What you should do: Please write out the final portion of the records below exactly: the line containing "Summary statistics for", every line after it, and nothing else.

Listed entries:
============================================================
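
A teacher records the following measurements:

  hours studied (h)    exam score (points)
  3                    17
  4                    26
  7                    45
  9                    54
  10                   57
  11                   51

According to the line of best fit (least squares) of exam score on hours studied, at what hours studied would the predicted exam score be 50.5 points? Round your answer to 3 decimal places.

n = 6, Σx = 44, Σy = 250, Σxy = 2087, Σx² = 376
Sxx = Σx² − (Σx)²/n = 376 − 322.666667 = 53.333333
Sxy = Σxy − (Σx)(Σy)/n = 2087 − 1833.333333 = 253.666667
b = Sxy/Sxx = 253.666667/53.333333 = 4.75625
a = ȳ − b·x̄ = 41.666667 − 4.75625·7.333333 = 6.7875
Set a + b·x = 50.5: x = (50.5 − 6.7875) / 4.75625 = 9.190539

9.191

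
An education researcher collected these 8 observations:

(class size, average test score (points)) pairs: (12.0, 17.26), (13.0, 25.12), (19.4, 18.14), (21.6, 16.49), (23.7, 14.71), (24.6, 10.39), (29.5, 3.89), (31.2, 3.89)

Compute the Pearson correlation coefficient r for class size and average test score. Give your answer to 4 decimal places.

n = 8, Σx = 175, Σy = 109.89, Σxy = 2082.124, Σx² = 4166.46, Σy² = 1884.5021
Sxx = Σx² − (Σx)²/n = 4166.46 − 3828.125 = 338.335
Sxy = Σxy − (Σx)(Σy)/n = 2082.124 − 2403.84375 = -321.71975
Syy = Σy² − (Σy)²/n = 1884.5021 − 1509.476512 = 375.025587
r = Sxy/√(Sxx·Syy) = -321.71975/√(126884.282147) = -321.71975/356.208201 = -0.903179

-0.9032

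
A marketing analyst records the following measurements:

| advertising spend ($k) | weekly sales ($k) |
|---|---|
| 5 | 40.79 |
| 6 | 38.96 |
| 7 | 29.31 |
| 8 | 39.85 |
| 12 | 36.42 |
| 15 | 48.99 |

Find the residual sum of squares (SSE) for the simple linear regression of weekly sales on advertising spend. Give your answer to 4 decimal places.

n = 6, Σx = 53, Σy = 234.32, Σxy = 2133.57, Σx² = 543, Σy² = 9355.2408
Sxx = Σx² − (Σx)²/n = 543 − 468.166667 = 74.833333
Sxy = Σxy − (Σx)(Σy)/n = 2133.57 − 2069.826667 = 63.743333
Syy = Σy² − (Σy)²/n = 9355.2408 − 9150.977067 = 204.263733
b = Sxy/Sxx = 63.743333/74.833333 = 0.851804
SSE = Syy − b·Sxy = 204.263733 − 0.851804·63.743333 = 149.966906

149.9669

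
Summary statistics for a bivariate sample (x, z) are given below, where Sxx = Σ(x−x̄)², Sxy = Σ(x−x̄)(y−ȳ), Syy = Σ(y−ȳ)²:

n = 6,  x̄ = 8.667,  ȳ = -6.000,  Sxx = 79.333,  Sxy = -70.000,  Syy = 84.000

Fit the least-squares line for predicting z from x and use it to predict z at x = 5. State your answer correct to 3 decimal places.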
============================================================
Response area:
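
Summary statistics for a bivariate sample (x, z) are given below, where Sxx = Σ(x−x̄)², Sxy = Σ(x−x̄)(y−ȳ), Syy = Σ(y−ȳ)²:

n = 6,  x̄ = 8.667,  ȳ = -6.000,  Sxx = 79.333,  Sxy = -70.000,  Syy = 84.000

Fit the least-squares line for predicting z from x and use it to predict z at x = 5. State your answer correct to 3 decimal places.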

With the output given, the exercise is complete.